_WORK REQUEST_
Among the entries below, find each line holding "closed" and return it.

_EXTRACTED DATA_

—————

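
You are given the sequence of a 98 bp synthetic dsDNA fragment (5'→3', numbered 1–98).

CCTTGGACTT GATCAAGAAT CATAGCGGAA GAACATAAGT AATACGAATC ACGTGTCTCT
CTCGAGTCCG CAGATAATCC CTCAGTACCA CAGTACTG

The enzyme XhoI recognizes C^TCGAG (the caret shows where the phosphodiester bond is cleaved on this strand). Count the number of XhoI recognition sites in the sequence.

CTCGAG occurs starting at position 61.
XhoI cuts at 1 site.

1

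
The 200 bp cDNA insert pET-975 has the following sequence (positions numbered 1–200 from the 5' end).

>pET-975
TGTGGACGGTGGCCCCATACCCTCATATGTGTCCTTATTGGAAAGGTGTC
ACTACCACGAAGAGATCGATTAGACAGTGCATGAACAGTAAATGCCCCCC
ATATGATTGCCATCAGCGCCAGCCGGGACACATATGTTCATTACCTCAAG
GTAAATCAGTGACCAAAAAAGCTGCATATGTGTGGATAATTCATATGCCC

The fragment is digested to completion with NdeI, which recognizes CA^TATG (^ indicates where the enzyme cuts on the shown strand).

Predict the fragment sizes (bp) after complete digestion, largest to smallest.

76, 44, 31, 25, 17, 7 bp

NdeI sites (CATATG) start at positions 24, 100, 131, 175, 192.
NdeI cuts after base 2 of each site, so after positions 25, 101, 132, 176, 193.
Linear molecule, 5 cuts → 6 fragments:
  1–25 → 25 bp
  26–101 → 76 bp
  102–132 → 31 bp
  133–176 → 44 bp
  177–193 → 17 bp
  194–200 → 7 bp
Sorted largest to smallest: 76, 44, 31, 25, 17, 7 bp.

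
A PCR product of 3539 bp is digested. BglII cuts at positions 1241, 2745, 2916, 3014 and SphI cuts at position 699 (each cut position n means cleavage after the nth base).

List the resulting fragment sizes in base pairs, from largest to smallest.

1504, 699, 542, 525, 171, 98 bp

Combined cut positions (sorted): 699, 1241, 2745, 2916, 3014.
Linear molecule, 5 cuts → 6 fragments:
  699 − 0 = 699 bp
  1241 − 699 = 542 bp
  2745 − 1241 = 1504 bp
  2916 − 2745 = 171 bp
  3014 − 2916 = 98 bp
  3539 − 3014 = 525 bp
Sorted largest to smallest: 1504, 699, 542, 525, 171, 98 bp.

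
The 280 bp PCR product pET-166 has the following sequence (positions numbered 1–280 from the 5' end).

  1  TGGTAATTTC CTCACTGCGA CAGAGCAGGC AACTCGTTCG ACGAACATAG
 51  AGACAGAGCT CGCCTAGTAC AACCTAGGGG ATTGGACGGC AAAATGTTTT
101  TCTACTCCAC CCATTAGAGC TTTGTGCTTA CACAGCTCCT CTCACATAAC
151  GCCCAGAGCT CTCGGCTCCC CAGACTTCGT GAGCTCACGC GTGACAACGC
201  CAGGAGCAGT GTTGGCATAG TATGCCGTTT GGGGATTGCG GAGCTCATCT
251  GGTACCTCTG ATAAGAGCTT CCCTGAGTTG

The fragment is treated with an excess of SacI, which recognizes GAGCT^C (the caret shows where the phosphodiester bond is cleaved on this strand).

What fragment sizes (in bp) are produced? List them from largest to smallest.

SacI sites (GAGCTC) start at positions 56, 156, 181, 241.
SacI cuts after base 5 of each site (before the last base), so after positions 60, 160, 185, 245.
Linear molecule, 4 cuts → 5 fragments:
  1–60 → 60 bp
  61–160 → 100 bp
  161–185 → 25 bp
  186–245 → 60 bp
  246–280 → 35 bp
Sorted largest to smallest: 100, 60, 60, 35, 25 bp.

100, 60, 60, 35, 25 bp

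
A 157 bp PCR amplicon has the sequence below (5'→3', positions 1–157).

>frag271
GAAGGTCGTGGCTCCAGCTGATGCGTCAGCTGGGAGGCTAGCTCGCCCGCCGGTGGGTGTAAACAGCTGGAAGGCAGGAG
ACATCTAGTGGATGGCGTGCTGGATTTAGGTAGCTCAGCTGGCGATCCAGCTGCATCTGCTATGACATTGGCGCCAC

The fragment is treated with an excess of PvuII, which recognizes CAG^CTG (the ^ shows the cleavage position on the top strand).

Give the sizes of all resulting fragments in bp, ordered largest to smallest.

PvuII sites (CAGCTG) start at positions 15, 27, 64, 116, 128.
PvuII cuts after base 3 of each site, so after positions 17, 29, 66, 118, 130.
Linear molecule, 5 cuts → 6 fragments:
  1–17 → 17 bp
  18–29 → 12 bp
  30–66 → 37 bp
  67–118 → 52 bp
  119–130 → 12 bp
  131–157 → 27 bp
Sorted largest to smallest: 52, 37, 27, 17, 12, 12 bp.

52, 37, 27, 17, 12, 12 bp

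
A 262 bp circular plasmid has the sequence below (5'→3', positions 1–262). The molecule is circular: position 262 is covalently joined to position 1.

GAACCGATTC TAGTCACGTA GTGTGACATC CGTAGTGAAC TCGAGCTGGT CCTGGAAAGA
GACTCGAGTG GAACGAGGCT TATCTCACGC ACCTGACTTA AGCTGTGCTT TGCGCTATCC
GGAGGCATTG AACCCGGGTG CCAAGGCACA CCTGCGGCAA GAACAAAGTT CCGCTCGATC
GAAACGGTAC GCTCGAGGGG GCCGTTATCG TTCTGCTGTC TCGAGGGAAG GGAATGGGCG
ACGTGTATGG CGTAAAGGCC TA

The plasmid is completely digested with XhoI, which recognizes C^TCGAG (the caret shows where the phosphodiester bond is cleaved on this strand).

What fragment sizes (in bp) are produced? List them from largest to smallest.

XhoI sites (CTCGAG) start at positions 40, 63, 192, 220.
XhoI cuts after the first base of each site, so after positions 40, 63, 192, 220.
Circular molecule, 4 cuts → 4 fragments:
  41–63 → 23 bp
  64–192 → 129 bp
  193–220 → 28 bp
  221–262 then 1–40 → 42 + 40 = 82 bp
Sorted largest to smallest: 129, 82, 28, 23 bp.

129, 82, 28, 23 bp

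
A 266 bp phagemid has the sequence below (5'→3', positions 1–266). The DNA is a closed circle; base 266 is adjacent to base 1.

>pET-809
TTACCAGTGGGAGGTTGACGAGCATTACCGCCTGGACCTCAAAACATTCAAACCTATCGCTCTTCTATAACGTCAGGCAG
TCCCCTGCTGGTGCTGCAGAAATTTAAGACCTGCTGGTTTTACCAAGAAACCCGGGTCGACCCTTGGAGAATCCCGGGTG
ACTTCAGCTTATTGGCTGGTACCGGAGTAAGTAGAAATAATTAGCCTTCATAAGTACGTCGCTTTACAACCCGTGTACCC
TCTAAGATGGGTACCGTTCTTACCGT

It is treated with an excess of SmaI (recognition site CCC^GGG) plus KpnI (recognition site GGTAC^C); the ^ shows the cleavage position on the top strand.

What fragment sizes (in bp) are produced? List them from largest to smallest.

SmaI sites (CCCGGG) start at positions 131, 153.
SmaI cuts after base 3 of each site, so after positions 133, 155.
KpnI sites (GGTACC) start at positions 178, 250.
KpnI cuts after base 5 of each site (before the last base), so after positions 182, 254.
Combined cut positions: 133, 155, 182, 254.
Circular molecule, 4 cuts → 4 fragments:
  134–155 → 22 bp
  156–182 → 27 bp
  183–254 → 72 bp
  255–266 then 1–133 → 12 + 133 = 145 bp
Sorted largest to smallest: 145, 72, 27, 22 bp.

145, 72, 27, 22 bp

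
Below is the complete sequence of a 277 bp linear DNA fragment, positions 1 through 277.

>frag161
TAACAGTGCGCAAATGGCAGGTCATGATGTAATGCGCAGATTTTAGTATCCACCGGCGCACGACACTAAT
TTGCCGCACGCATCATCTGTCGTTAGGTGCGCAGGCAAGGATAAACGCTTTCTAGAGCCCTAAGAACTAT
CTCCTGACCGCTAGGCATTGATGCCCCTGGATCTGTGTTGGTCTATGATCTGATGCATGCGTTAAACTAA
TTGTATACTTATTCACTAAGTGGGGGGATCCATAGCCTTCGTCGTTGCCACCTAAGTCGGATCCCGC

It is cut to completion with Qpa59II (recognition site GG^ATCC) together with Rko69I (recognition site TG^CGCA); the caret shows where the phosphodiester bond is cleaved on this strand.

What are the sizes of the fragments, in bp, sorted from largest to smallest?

Qpa59II sites (GGATCC) start at positions 236, 269.
Qpa59II cuts after base 2 of each site, so after positions 237, 270.
Rko69I sites (TGCGCA) start at positions 7, 33, 98.
Rko69I cuts after base 2 of each site, so after positions 8, 34, 99.
Combined cut positions: 8, 34, 99, 237, 270.
Linear molecule, 5 cuts → 6 fragments:
  1–8 → 8 bp
  9–34 → 26 bp
  35–99 → 65 bp
  100–237 → 138 bp
  238–270 → 33 bp
  271–277 → 7 bp
Sorted largest to smallest: 138, 65, 33, 26, 8, 7 bp.

138, 65, 33, 26, 8, 7 bp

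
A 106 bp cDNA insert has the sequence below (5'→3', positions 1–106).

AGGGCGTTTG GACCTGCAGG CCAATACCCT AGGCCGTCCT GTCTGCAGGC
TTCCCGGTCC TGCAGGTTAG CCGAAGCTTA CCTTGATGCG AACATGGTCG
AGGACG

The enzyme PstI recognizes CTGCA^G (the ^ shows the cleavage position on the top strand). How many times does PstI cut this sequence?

3

CTGCAG occurs starting at positions 14, 43, 60.
PstI cuts at 3 sites.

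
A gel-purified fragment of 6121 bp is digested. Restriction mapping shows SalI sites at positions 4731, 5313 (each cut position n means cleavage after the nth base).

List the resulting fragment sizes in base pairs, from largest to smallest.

Linear molecule, 2 cuts → 3 fragments:
  4731 − 0 = 4731 bp
  5313 − 4731 = 582 bp
  6121 − 5313 = 808 bp
Sorted largest to smallest: 4731, 808, 582 bp.

4731, 808, 582 bp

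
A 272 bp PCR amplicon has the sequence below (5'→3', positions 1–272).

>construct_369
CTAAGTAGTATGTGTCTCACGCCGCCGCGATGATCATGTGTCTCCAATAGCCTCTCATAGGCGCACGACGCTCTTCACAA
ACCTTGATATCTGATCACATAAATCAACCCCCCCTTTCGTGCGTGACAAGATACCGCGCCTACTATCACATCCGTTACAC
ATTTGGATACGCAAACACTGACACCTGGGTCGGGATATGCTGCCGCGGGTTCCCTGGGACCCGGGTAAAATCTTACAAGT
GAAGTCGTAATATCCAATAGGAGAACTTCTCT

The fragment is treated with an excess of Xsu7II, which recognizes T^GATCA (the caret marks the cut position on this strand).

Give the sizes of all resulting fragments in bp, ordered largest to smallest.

180, 61, 31 bp

Xsu7II sites (TGATCA) start at positions 31, 92.
Xsu7II cuts after the first base of each site, so after positions 31, 92.
Linear molecule, 2 cuts → 3 fragments:
  1–31 → 31 bp
  32–92 → 61 bp
  93–272 → 180 bp
Sorted largest to smallest: 180, 61, 31 bp.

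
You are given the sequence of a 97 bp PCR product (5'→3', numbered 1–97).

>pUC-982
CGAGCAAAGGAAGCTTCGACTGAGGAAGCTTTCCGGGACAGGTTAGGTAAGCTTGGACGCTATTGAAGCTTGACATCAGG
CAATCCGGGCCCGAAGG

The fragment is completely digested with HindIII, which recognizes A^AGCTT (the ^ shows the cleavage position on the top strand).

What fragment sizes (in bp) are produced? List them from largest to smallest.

31, 23, 17, 15, 11 bp

HindIII sites (AAGCTT) start at positions 11, 26, 49, 66.
HindIII cuts after the first base of each site, so after positions 11, 26, 49, 66.
Linear molecule, 4 cuts → 5 fragments:
  1–11 → 11 bp
  12–26 → 15 bp
  27–49 → 23 bp
  50–66 → 17 bp
  67–97 → 31 bp
Sorted largest to smallest: 31, 23, 17, 15, 11 bp.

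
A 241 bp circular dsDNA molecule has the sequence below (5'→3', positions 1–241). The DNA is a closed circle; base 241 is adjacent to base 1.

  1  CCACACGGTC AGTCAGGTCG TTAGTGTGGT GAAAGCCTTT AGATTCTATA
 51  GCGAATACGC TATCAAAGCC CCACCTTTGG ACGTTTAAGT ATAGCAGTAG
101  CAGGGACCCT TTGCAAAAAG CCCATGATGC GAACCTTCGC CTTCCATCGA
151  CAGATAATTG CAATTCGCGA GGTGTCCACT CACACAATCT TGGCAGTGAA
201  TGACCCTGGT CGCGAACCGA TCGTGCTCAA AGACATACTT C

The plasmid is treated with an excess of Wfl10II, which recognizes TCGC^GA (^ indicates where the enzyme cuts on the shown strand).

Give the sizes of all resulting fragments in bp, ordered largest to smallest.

Wfl10II sites (TCGCGA) start at positions 165, 210.
Wfl10II cuts after base 4 of each site, so after positions 168, 213.
Circular molecule, 2 cuts → 2 fragments:
  169–213 → 45 bp
  214–241 then 1–168 → 28 + 168 = 196 bp
Sorted largest to smallest: 196, 45 bp.

196, 45 bp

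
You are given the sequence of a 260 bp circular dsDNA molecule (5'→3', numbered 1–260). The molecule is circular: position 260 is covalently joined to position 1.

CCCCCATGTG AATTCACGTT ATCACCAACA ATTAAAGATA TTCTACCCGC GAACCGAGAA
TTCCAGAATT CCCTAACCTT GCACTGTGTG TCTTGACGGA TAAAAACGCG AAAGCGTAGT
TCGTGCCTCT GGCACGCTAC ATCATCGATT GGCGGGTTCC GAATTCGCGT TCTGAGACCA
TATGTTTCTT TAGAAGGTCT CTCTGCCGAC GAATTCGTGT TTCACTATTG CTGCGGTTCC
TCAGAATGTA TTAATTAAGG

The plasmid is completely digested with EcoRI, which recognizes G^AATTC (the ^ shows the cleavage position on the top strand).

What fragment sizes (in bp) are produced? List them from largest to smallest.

EcoRI sites (GAATTC) start at positions 10, 58, 66, 161, 211.
EcoRI cuts after the first base of each site, so after positions 10, 58, 66, 161, 211.
Circular molecule, 5 cuts → 5 fragments:
  11–58 → 48 bp
  59–66 → 8 bp
  67–161 → 95 bp
  162–211 → 50 bp
  212–260 then 1–10 → 49 + 10 = 59 bp
Sorted largest to smallest: 95, 59, 50, 48, 8 bp.

95, 59, 50, 48, 8 bp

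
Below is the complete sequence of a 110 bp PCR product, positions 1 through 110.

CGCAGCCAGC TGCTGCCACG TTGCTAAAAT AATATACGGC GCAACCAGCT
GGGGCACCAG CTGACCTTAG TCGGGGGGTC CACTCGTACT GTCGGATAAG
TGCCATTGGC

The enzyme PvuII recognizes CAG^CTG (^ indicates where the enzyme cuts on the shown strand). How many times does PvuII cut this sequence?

3

CAGCTG occurs starting at positions 7, 46, 58.
PvuII cuts at 3 sites.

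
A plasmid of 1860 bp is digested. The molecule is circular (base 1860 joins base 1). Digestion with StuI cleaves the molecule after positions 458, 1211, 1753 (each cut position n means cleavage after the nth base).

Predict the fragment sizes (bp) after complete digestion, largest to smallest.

Circular molecule, 3 cuts → 3 fragments:
  1211 − 458 = 753 bp
  1753 − 1211 = 542 bp
  wrap: 1860 − 1753 + 458 = 565 bp
Sorted largest to smallest: 753, 565, 542 bp.

753, 565, 542 bp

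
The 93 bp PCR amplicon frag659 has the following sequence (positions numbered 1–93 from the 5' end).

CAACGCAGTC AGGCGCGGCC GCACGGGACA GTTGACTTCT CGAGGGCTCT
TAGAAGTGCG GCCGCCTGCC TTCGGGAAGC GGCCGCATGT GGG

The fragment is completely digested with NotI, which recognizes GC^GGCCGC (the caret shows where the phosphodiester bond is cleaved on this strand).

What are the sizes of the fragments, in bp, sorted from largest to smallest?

NotI sites (GCGGCCGC) start at positions 15, 58, 79.
NotI cuts after base 2 of each site, so after positions 16, 59, 80.
Linear molecule, 3 cuts → 4 fragments:
  1–16 → 16 bp
  17–59 → 43 bp
  60–80 → 21 bp
  81–93 → 13 bp
Sorted largest to smallest: 43, 21, 16, 13 bp.

43, 21, 16, 13 bp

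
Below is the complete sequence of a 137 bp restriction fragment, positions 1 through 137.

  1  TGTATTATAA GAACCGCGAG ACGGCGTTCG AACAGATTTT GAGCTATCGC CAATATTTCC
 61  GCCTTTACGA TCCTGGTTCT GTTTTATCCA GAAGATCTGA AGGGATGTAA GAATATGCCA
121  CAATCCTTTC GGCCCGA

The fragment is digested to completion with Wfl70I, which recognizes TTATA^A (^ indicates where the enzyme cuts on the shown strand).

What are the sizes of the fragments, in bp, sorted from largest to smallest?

128, 9 bp

The Wfl70I site (TTATAA) starts at position 5.
Wfl70I cuts after base 5 of each site (before the last base), so after position 9.
Linear molecule, 1 cut → 2 fragments:
  1–9 → 9 bp
  10–137 → 128 bp
Sorted largest to smallest: 128, 9 bp.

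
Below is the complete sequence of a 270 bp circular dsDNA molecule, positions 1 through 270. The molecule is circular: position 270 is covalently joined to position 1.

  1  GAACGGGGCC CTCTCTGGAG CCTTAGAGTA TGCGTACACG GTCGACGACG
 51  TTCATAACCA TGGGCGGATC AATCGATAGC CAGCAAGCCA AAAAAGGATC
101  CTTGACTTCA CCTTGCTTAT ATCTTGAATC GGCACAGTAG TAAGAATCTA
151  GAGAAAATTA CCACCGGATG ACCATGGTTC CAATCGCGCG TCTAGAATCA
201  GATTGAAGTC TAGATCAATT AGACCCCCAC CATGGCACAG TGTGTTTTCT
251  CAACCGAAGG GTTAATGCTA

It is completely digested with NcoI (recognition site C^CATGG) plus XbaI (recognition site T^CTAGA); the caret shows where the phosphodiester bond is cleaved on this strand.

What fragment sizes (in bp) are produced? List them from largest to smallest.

NcoI sites (CCATGG) start at positions 58, 172, 230.
NcoI cuts after the first base of each site, so after positions 58, 172, 230.
XbaI sites (TCTAGA) start at positions 147, 191, 209.
XbaI cuts after the first base of each site, so after positions 147, 191, 209.
Combined cut positions: 58, 147, 172, 191, 209, 230.
Circular molecule, 6 cuts → 6 fragments:
  59–147 → 89 bp
  148–172 → 25 bp
  173–191 → 19 bp
  192–209 → 18 bp
  210–230 → 21 bp
  231–270 then 1–58 → 40 + 58 = 98 bp
Sorted largest to smallest: 98, 89, 25, 21, 19, 18 bp.

98, 89, 25, 21, 19, 18 bp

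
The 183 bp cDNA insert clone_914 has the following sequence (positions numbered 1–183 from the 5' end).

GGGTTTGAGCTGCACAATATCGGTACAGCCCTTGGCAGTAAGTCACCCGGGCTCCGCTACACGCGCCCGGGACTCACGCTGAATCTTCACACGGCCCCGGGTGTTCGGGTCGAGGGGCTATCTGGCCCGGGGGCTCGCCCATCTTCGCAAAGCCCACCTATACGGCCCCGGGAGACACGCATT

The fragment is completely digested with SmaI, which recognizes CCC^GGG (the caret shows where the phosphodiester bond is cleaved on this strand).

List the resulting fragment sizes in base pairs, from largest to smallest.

SmaI sites (CCCGGG) start at positions 46, 66, 96, 126, 167.
SmaI cuts after base 3 of each site, so after positions 48, 68, 98, 128, 169.
Linear molecule, 5 cuts → 6 fragments:
  1–48 → 48 bp
  49–68 → 20 bp
  69–98 → 30 bp
  99–128 → 30 bp
  129–169 → 41 bp
  170–183 → 14 bp
Sorted largest to smallest: 48, 41, 30, 30, 20, 14 bp.

48, 41, 30, 30, 20, 14 bp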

—————

_ANSWER BOX_
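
A 266 bp phagemid has the sequence below (5'→3', positions 1–266). The DNA is a closed circle; base 266 is adjacent to base 1.
A 241 bp circular dsDNA molecule has the sequence below (5'→3', positions 1–241). The DNA is a closed circle; base 241 is adjacent to base 1.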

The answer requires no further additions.